WORK ORDER:
Transcribe each entry shown below with no difference from the original.

──────── INFORMATION PROVIDED ────────

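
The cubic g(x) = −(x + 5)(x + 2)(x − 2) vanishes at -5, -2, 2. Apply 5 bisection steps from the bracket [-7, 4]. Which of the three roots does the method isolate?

2

m = -1.5, g(m) = 6.125 (+); new bracket [-1.5, 4]
m = 1.25, g(m) = 15.234375 (+); new bracket [1.25, 4]
m = 2.625, g(m) = -22.041016 (−); new bracket [1.25, 2.625]
m = 1.9375, g(m) = 1.7073 (+); new bracket [1.9375, 2.625]
m = 2.28125, g(m) = -8.7674 (−); new bracket [1.9375, 2.28125]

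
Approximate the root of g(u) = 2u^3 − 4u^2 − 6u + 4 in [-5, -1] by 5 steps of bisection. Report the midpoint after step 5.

-1.375

g(-3) = -68 < 0, so the root lies in [-3, -1]
g(-2) = -16 < 0, so the root lies in [-2, -1]
g(-1.5) = -2.75 < 0, so the root lies in [-1.5, -1]
g(-1.25) = 1.3438 > 0, so the root lies in [-1.5, -1.25]
g(-1.375) = -0.5117 < 0, so the root lies in [-1.375, -1.25]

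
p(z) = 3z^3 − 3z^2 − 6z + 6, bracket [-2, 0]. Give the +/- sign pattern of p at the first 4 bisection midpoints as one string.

m = -1, p(m) = 6 (+); new bracket [-2, -1]
m = -1.5, p(m) = -1.875 (−); new bracket [-1.5, -1]
m = -1.25, p(m) = 2.953125 (+); new bracket [-1.5, -1.25]
m = -1.375, p(m) = 0.7793 (+); new bracket [-1.5, -1.375]

+-++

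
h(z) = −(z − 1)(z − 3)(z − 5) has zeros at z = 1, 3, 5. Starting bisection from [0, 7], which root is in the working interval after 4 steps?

5

h(3.5) = 1.875 > 0, so the root lies in [3.5, 7]
h(5.25) = -2.390625 < 0, so the root lies in [3.5, 5.25]
h(4.375) = 2.900391 > 0, so the root lies in [4.375, 5.25]
h(4.8125) = 1.2957 > 0, so the root lies in [4.8125, 5.25]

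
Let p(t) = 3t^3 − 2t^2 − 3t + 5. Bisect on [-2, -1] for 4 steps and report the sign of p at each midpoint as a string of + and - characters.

t = -1.5 gives p = -5.125, negative; keep [-1.5, -1]
t = -1.25 gives p = -0.234375, negative; keep [-1.25, -1]
t = -1.125 gives p = 1.572266, positive; keep [-1.25, -1.125]
t = -1.1875 gives p = 0.7185, positive; keep [-1.25, -1.1875]

--++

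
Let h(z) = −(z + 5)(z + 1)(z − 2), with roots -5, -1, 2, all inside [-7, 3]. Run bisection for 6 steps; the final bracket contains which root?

m = -2, h(m) = -12 (−); new bracket [-7, -2]
m = -4.5, h(m) = -11.375 (−); new bracket [-7, -4.5]
m = -5.75, h(m) = 27.609375 (+); new bracket [-5.75, -4.5]
m = -5.125, h(m) = 3.6738 (+); new bracket [-5.125, -4.5]
m = -4.8125, h(m) = -4.8699 (−); new bracket [-5.125, -4.8125]
m = -4.96875, h(m) = -0.8643 (−); new bracket [-5.125, -4.96875]

-5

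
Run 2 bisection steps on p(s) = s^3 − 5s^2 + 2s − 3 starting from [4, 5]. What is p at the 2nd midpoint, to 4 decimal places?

0.8594

p(4.5) = -4.125 < 0, so the root lies in [4.5, 5]
p(4.75) = 0.859375 > 0, so the root lies in [4.5, 4.75]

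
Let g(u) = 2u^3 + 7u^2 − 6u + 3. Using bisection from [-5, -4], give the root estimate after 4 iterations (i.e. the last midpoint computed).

midpoint -4.5: g = -10.5 < 0 → [-4.5, -4]
midpoint -4.25: g = 1.40625 > 0 → [-4.5, -4.25]
midpoint -4.375: g = -4.246094 < 0 → [-4.375, -4.25]
midpoint -4.3125: g = -1.3462 < 0 → [-4.3125, -4.25]

-4.3125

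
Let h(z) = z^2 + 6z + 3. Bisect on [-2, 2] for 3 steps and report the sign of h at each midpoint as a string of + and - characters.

+-+

z = 0 gives h = 3, positive; keep [-2, 0]
z = -1 gives h = -2, negative; keep [-1, 0]
z = -0.5 gives h = 0.25, positive; keep [-1, -0.5]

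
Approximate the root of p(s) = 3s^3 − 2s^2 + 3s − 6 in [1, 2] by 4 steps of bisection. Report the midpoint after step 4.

p(1.5) = 4.125 > 0, so the root lies in [1, 1.5]
p(1.25) = 0.484375 > 0, so the root lies in [1, 1.25]
p(1.125) = -0.884766 < 0, so the root lies in [1.125, 1.25]
p(1.1875) = -0.2341 < 0, so the root lies in [1.1875, 1.25]

1.1875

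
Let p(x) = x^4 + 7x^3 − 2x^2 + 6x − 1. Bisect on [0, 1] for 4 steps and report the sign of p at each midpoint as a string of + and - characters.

++-+

midpoint 0.5: p = 2.4375 > 0 → [0, 0.5]
midpoint 0.25: p = 0.488281 > 0 → [0, 0.25]
midpoint 0.125: p = -0.267334 < 0 → [0.125, 0.25]
midpoint 0.1875: p = 0.1021 > 0 → [0.125, 0.1875]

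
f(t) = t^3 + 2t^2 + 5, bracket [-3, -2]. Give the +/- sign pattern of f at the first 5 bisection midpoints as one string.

+-++-

midpoint -2.5: f = 1.875 > 0 → [-3, -2.5]
midpoint -2.75: f = -0.671875 < 0 → [-2.75, -2.5]
midpoint -2.625: f = 0.693359 > 0 → [-2.75, -2.625]
midpoint -2.6875: f = 0.0344 > 0 → [-2.75, -2.6875]
midpoint -2.71875: f = -0.3127 < 0 → [-2.71875, -2.6875]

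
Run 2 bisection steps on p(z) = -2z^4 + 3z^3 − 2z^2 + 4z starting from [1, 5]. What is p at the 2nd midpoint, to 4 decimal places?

m = 3, p(m) = -87 (−); new bracket [1, 3]
m = 2, p(m) = -8 (−); new bracket [1, 2]

-8.0000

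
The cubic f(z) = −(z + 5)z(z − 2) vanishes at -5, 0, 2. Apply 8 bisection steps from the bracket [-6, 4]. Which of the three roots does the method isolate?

m = -1, f(m) = -12 (−); new bracket [-6, -1]
m = -3.5, f(m) = -28.875 (−); new bracket [-6, -3.5]
m = -4.75, f(m) = -8.015625 (−); new bracket [-6, -4.75]
m = -5.375, f(m) = 14.8652 (+); new bracket [-5.375, -4.75]
m = -5.0625, f(m) = 2.2346 (+); new bracket [-5.0625, -4.75]
m = -4.90625, f(m) = -3.1766 (−); new bracket [-5.0625, -4.90625]
m = -4.984375, f(m) = -0.5439 (−); new bracket [-5.0625, -4.984375]
m = -5.0234375, f(m) = 0.8269 (+); new bracket [-5.0234375, -4.984375]

-5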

────────

ANSWER SECTION:
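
The cubic g(x) = −(x + 5)(x + 2)(x − 2) vanishes at -5, -2, 2. Apply 5 bisection steps from the bracket [-7, 4]. Which of the three roots does the method isolate?

2

m = -1.5, g(m) = 6.125 (+); new bracket [-1.5, 4]
m = 1.25, g(m) = 15.234375 (+); new bracket [1.25, 4]
m = 2.625, g(m) = -22.041016 (−); new bracket [1.25, 2.625]
m = 1.9375, g(m) = 1.7073 (+); new bracket [1.9375, 2.625]
m = 2.28125, g(m) = -8.7674 (−); new bracket [1.9375, 2.28125]

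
Approximate the root of g(u) = 2u^3 − 4u^2 − 6u + 4 in [-5, -1] by 5 steps of bisection. Report the midpoint after step 5.

-1.375

g(-3) = -68 < 0, so the root lies in [-3, -1]
g(-2) = -16 < 0, so the root lies in [-2, -1]
g(-1.5) = -2.75 < 0, so the root lies in [-1.5, -1]
g(-1.25) = 1.3438 > 0, so the root lies in [-1.5, -1.25]
g(-1.375) = -0.5117 < 0, so the root lies in [-1.375, -1.25]

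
p(z) = 3z^3 − 3z^2 − 6z + 6, bracket [-2, 0]. Give the +/- sign pattern of p at the first 4 bisection midpoints as one string.

m = -1, p(m) = 6 (+); new bracket [-2, -1]
m = -1.5, p(m) = -1.875 (−); new bracket [-1.5, -1]
m = -1.25, p(m) = 2.953125 (+); new bracket [-1.5, -1.25]
m = -1.375, p(m) = 0.7793 (+); new bracket [-1.5, -1.375]

+-++

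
h(z) = −(z − 1)(z − 3)(z − 5) has zeros at z = 1, 3, 5. Starting bisection from [0, 7], which root is in the working interval after 4 steps?

5

h(3.5) = 1.875 > 0, so the root lies in [3.5, 7]
h(5.25) = -2.390625 < 0, so the root lies in [3.5, 5.25]
h(4.375) = 2.900391 > 0, so the root lies in [4.375, 5.25]
h(4.8125) = 1.2957 > 0, so the root lies in [4.8125, 5.25]

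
Let p(t) = 3t^3 − 2t^2 − 3t + 5. Bisect on [-2, -1] for 4 steps and report the sign of p at each midpoint as a string of + and - characters.

t = -1.5 gives p = -5.125, negative; keep [-1.5, -1]
t = -1.25 gives p = -0.234375, negative; keep [-1.25, -1]
t = -1.125 gives p = 1.572266, positive; keep [-1.25, -1.125]
t = -1.1875 gives p = 0.7185, positive; keep [-1.25, -1.1875]

--++

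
Let h(z) = −(z + 5)(z + 1)(z − 2), with roots -5, -1, 2, all inside [-7, 3]. Run bisection for 6 steps; the final bracket contains which root?

m = -2, h(m) = -12 (−); new bracket [-7, -2]
m = -4.5, h(m) = -11.375 (−); new bracket [-7, -4.5]
m = -5.75, h(m) = 27.609375 (+); new bracket [-5.75, -4.5]
m = -5.125, h(m) = 3.6738 (+); new bracket [-5.125, -4.5]
m = -4.8125, h(m) = -4.8699 (−); new bracket [-5.125, -4.8125]
m = -4.96875, h(m) = -0.8643 (−); new bracket [-5.125, -4.96875]

-5

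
Run 2 bisection steps on p(s) = s^3 − 5s^2 + 2s − 3 starting from [4, 5]. What is p at the 2nd midpoint, to 4 decimal places?

0.8594

p(4.5) = -4.125 < 0, so the root lies in [4.5, 5]
p(4.75) = 0.859375 > 0, so the root lies in [4.5, 4.75]

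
Let g(u) = 2u^3 + 7u^2 − 6u + 3. Using bisection from [-5, -4], give the root estimate after 4 iterations (i.e. the last midpoint computed).

midpoint -4.5: g = -10.5 < 0 → [-4.5, -4]
midpoint -4.25: g = 1.40625 > 0 → [-4.5, -4.25]
midpoint -4.375: g = -4.246094 < 0 → [-4.375, -4.25]
midpoint -4.3125: g = -1.3462 < 0 → [-4.3125, -4.25]

-4.3125

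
Let h(z) = z^2 + 6z + 3. Bisect on [-2, 2] for 3 steps and report the sign of h at each midpoint as a string of + and - characters.

+-+

z = 0 gives h = 3, positive; keep [-2, 0]
z = -1 gives h = -2, negative; keep [-1, 0]
z = -0.5 gives h = 0.25, positive; keep [-1, -0.5]

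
Approximate the root of p(s) = 3s^3 − 2s^2 + 3s − 6 in [1, 2] by 4 steps of bisection. Report the midpoint after step 4.

p(1.5) = 4.125 > 0, so the root lies in [1, 1.5]
p(1.25) = 0.484375 > 0, so the root lies in [1, 1.25]
p(1.125) = -0.884766 < 0, so the root lies in [1.125, 1.25]
p(1.1875) = -0.2341 < 0, so the root lies in [1.1875, 1.25]

1.1875

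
Let p(x) = x^4 + 7x^3 − 2x^2 + 6x − 1. Bisect on [0, 1] for 4 steps and report the sign of p at each midpoint as a string of + and - characters.

++-+

midpoint 0.5: p = 2.4375 > 0 → [0, 0.5]
midpoint 0.25: p = 0.488281 > 0 → [0, 0.25]
midpoint 0.125: p = -0.267334 < 0 → [0.125, 0.25]
midpoint 0.1875: p = 0.1021 > 0 → [0.125, 0.1875]

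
f(t) = t^3 + 2t^2 + 5, bracket [-3, -2]. Give the +/- sign pattern of f at the first 5 bisection midpoints as one string.

+-++-

midpoint -2.5: f = 1.875 > 0 → [-3, -2.5]
midpoint -2.75: f = -0.671875 < 0 → [-2.75, -2.5]
midpoint -2.625: f = 0.693359 > 0 → [-2.75, -2.625]
midpoint -2.6875: f = 0.0344 > 0 → [-2.75, -2.6875]
midpoint -2.71875: f = -0.3127 < 0 → [-2.71875, -2.6875]

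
Run 2 bisection steps on p(z) = -2z^4 + 3z^3 − 2z^2 + 4z starting from [1, 5]. What is p at the 2nd midpoint, to 4 decimal places?

m = 3, p(m) = -87 (−); new bracket [1, 3]
m = 2, p(m) = -8 (−); new bracket [1, 2]

-8.0000

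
The cubic f(z) = −(z + 5)z(z − 2) vanishes at -5, 0, 2. Apply 8 bisection steps from the bracket [-6, 4]. Which of the three roots does the method isolate?

m = -1, f(m) = -12 (−); new bracket [-6, -1]
m = -3.5, f(m) = -28.875 (−); new bracket [-6, -3.5]
m = -4.75, f(m) = -8.015625 (−); new bracket [-6, -4.75]
m = -5.375, f(m) = 14.8652 (+); new bracket [-5.375, -4.75]
m = -5.0625, f(m) = 2.2346 (+); new bracket [-5.0625, -4.75]
m = -4.90625, f(m) = -3.1766 (−); new bracket [-5.0625, -4.90625]
m = -4.984375, f(m) = -0.5439 (−); new bracket [-5.0625, -4.984375]
m = -5.0234375, f(m) = 0.8269 (+); new bracket [-5.0234375, -4.984375]

-5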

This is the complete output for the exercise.